#### [Work order]
How many lines in the data below include the word "European"? State the number alone.

#### [Records for the task]
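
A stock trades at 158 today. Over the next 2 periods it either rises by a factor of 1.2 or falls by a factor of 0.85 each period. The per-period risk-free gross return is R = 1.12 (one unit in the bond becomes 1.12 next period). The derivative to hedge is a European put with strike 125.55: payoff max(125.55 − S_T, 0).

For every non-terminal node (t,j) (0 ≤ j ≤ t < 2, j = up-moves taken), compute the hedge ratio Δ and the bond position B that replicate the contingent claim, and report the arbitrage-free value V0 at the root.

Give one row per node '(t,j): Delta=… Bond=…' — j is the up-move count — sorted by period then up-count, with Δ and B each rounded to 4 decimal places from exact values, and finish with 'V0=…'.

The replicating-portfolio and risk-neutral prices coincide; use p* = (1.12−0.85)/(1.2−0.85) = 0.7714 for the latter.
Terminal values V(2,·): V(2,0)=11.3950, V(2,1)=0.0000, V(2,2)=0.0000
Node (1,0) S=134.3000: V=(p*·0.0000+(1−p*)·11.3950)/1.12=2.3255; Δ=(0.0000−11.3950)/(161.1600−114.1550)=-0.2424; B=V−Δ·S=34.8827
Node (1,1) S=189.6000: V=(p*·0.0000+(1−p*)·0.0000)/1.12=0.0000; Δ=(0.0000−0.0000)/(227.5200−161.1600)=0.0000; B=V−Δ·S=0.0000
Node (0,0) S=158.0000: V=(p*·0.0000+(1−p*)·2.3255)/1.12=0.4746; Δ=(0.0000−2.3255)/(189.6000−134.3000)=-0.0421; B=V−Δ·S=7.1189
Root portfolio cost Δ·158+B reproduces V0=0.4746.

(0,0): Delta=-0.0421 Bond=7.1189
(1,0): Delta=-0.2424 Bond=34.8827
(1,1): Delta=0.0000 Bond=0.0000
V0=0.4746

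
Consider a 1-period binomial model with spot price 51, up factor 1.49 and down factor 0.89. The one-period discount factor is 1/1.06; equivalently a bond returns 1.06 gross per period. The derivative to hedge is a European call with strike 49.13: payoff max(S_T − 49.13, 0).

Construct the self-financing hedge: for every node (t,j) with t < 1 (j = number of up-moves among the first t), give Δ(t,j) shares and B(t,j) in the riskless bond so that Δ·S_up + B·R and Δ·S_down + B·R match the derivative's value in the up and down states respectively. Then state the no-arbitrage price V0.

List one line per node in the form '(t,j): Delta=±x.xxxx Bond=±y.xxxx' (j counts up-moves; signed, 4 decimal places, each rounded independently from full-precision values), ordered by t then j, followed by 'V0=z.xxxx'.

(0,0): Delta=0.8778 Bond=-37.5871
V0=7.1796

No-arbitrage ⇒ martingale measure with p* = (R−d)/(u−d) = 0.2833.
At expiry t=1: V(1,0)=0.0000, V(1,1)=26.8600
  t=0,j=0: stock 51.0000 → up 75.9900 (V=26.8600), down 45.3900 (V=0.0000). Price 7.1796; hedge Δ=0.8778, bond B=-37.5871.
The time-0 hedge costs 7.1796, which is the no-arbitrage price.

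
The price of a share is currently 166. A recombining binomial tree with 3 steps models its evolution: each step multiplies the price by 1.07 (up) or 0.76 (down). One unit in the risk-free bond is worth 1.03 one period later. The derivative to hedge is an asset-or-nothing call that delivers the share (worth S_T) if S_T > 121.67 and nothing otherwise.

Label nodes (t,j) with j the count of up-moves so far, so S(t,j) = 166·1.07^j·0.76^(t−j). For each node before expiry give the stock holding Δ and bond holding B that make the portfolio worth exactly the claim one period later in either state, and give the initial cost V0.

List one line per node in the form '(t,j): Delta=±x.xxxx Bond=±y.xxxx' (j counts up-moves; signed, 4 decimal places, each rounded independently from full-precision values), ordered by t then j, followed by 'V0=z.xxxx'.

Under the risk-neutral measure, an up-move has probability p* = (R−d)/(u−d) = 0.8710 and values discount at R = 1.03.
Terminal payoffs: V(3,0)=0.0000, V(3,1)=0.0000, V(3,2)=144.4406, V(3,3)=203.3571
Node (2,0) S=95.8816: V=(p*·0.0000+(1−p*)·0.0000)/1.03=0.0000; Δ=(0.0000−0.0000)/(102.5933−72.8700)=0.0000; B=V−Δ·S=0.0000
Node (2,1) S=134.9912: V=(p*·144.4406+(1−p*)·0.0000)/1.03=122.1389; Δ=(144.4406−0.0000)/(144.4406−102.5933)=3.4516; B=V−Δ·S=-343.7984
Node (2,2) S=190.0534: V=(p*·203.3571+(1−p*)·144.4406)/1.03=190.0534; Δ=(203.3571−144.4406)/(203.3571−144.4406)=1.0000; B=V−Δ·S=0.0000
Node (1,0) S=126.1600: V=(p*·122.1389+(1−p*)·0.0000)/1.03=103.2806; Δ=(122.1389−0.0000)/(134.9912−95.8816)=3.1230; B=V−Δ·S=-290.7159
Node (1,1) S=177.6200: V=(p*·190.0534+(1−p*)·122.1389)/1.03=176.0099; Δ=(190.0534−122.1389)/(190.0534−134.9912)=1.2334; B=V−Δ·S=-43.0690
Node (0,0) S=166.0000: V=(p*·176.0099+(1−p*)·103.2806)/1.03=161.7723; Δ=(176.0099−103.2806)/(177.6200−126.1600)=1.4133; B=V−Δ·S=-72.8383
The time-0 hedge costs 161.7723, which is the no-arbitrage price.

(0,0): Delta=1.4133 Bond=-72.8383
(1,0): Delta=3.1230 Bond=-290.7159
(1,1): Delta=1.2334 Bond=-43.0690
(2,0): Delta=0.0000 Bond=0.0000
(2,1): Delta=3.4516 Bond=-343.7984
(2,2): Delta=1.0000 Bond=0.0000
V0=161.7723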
--
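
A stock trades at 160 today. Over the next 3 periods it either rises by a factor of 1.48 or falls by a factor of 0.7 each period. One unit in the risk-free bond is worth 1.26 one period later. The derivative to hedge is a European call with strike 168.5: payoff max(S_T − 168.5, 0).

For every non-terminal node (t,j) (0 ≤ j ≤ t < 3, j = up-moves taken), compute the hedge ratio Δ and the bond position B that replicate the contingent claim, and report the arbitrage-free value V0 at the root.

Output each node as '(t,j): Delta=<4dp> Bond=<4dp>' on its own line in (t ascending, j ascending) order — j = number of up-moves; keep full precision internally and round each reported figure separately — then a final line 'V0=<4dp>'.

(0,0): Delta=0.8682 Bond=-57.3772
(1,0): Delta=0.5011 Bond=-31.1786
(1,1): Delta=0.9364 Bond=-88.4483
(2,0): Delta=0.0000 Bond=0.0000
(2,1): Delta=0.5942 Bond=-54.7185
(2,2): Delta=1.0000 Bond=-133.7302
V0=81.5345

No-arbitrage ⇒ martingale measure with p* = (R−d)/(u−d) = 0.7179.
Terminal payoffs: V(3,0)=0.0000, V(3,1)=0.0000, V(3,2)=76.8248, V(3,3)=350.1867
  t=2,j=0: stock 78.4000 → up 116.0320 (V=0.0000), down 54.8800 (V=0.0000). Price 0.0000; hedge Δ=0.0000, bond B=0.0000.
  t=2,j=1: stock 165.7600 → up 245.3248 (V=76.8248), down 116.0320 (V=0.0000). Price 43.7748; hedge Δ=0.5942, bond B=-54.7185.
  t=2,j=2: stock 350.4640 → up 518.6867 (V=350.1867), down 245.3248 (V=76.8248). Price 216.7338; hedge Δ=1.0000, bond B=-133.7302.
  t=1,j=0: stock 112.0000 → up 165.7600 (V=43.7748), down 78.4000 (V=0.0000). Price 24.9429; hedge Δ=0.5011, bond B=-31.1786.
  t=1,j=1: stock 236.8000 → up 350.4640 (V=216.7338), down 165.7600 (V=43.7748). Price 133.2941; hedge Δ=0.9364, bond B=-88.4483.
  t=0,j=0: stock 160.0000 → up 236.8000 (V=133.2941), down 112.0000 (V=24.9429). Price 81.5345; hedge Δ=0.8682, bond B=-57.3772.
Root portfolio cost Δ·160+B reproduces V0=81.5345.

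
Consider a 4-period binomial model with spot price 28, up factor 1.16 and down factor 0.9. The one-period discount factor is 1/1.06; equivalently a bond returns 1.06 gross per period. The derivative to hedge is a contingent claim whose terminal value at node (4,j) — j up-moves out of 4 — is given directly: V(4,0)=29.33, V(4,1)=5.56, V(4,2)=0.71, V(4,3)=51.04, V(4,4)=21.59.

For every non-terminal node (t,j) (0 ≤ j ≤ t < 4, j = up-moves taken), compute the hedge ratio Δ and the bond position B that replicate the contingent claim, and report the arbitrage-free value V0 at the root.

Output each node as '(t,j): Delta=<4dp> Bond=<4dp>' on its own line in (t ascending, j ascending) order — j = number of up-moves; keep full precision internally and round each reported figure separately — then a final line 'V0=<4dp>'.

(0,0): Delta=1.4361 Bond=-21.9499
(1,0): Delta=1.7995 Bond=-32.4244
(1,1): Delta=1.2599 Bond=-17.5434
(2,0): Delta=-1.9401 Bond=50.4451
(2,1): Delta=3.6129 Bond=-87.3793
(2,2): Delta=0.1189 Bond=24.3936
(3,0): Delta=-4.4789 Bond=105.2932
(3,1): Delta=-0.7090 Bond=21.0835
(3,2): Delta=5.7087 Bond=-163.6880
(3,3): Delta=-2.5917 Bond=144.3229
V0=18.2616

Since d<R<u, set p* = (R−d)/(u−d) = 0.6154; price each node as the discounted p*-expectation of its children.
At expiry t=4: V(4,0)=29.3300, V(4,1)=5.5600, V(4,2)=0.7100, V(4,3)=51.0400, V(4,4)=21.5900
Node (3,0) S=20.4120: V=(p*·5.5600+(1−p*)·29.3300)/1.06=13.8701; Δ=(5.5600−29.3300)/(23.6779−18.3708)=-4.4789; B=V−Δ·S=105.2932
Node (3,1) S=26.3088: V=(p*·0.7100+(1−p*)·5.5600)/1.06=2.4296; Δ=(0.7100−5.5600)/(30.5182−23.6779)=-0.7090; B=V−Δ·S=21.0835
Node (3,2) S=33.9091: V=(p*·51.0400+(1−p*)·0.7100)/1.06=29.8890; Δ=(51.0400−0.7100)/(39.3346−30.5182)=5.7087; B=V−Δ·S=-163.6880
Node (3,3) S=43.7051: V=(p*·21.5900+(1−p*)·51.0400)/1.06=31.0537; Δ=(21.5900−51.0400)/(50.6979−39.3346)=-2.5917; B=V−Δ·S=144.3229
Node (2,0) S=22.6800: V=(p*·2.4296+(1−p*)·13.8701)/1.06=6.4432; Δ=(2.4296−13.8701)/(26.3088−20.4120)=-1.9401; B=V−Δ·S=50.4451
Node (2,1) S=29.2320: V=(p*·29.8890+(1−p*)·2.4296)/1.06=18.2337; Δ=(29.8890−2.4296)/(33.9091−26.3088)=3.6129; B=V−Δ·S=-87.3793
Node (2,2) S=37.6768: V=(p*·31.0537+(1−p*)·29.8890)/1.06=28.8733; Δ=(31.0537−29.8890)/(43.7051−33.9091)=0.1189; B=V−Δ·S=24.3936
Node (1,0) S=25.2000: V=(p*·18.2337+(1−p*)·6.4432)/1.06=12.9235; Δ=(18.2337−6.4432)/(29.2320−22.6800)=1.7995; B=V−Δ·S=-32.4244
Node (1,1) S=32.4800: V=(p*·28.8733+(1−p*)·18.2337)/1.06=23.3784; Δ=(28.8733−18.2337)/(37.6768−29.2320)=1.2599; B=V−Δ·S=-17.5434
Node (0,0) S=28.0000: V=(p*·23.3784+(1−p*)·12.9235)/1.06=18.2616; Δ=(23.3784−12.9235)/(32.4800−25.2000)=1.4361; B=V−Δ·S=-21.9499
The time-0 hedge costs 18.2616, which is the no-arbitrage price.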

#### [Exercise output]
3